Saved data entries
┌──

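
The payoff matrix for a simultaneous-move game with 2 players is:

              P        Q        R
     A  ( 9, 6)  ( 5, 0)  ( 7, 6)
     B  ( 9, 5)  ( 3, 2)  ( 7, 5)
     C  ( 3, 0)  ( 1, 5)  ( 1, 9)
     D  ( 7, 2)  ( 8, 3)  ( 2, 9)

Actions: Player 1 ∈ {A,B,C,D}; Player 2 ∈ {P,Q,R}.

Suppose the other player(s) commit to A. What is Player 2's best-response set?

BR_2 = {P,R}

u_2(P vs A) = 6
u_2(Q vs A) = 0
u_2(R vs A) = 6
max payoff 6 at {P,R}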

└──
┌──

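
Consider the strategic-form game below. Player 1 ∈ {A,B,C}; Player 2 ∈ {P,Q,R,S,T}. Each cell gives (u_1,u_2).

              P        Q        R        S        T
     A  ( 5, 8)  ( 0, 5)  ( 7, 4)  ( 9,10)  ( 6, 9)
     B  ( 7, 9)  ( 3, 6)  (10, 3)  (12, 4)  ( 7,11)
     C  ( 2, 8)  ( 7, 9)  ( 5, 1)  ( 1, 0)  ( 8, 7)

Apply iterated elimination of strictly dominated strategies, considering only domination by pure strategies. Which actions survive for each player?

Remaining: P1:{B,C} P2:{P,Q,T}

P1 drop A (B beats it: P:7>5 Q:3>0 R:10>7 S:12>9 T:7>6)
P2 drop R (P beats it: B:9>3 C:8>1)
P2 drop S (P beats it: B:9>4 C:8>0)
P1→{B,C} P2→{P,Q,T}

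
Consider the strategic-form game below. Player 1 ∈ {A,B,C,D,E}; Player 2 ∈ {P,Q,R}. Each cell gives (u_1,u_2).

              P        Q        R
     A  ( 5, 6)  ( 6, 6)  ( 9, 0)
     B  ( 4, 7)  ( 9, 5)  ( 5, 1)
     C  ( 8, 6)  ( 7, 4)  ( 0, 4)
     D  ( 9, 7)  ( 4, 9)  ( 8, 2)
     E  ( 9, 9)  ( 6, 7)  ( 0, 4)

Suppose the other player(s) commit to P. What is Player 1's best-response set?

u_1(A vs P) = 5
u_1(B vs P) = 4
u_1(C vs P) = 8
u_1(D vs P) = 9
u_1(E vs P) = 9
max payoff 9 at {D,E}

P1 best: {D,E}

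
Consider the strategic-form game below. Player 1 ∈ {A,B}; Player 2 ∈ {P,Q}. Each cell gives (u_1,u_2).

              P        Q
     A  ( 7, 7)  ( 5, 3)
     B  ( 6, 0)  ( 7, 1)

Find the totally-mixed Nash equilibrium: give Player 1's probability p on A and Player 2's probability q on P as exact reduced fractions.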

└──
┌──

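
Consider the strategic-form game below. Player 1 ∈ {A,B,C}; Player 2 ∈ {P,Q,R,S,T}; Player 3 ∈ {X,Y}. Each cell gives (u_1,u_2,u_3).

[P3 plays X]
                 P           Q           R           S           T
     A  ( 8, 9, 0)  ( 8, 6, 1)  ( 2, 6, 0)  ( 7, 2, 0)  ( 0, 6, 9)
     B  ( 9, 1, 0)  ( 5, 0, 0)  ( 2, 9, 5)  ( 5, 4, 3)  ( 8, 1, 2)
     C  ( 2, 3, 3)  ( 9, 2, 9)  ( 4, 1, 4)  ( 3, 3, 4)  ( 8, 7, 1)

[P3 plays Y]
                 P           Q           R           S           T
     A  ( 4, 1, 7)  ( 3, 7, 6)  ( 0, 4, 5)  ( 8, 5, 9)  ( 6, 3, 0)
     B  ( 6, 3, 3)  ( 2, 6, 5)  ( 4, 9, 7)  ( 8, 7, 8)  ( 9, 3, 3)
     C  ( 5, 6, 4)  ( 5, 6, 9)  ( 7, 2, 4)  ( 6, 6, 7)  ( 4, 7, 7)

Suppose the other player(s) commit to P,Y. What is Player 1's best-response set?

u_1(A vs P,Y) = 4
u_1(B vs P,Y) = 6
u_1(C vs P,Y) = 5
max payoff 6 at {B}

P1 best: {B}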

└──

Check each line of the entries above for the word "below". List the ones that have it.

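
Consider the strategic-form game below. Player 1 ∈ {A,B,C}; Player 2 ∈ {P,Q,R,S,T}. Each cell gives (u_1,u_2).
Consider the strategic-form game below. Player 1 ∈ {A,B,C,D,E}; Player 2 ∈ {P,Q,R}. Each cell gives (u_1,u_2).
Consider the strategic-form game below. Player 1 ∈ {A,B}; Player 2 ∈ {P,Q}. Each cell gives (u_1,u_2).
Consider the strategic-form game below. Player 1 ∈ {A,B,C}; Player 2 ∈ {P,Q,R,S,T}; Player 3 ∈ {X,Y}. Each cell gives (u_1,u_2,u_3).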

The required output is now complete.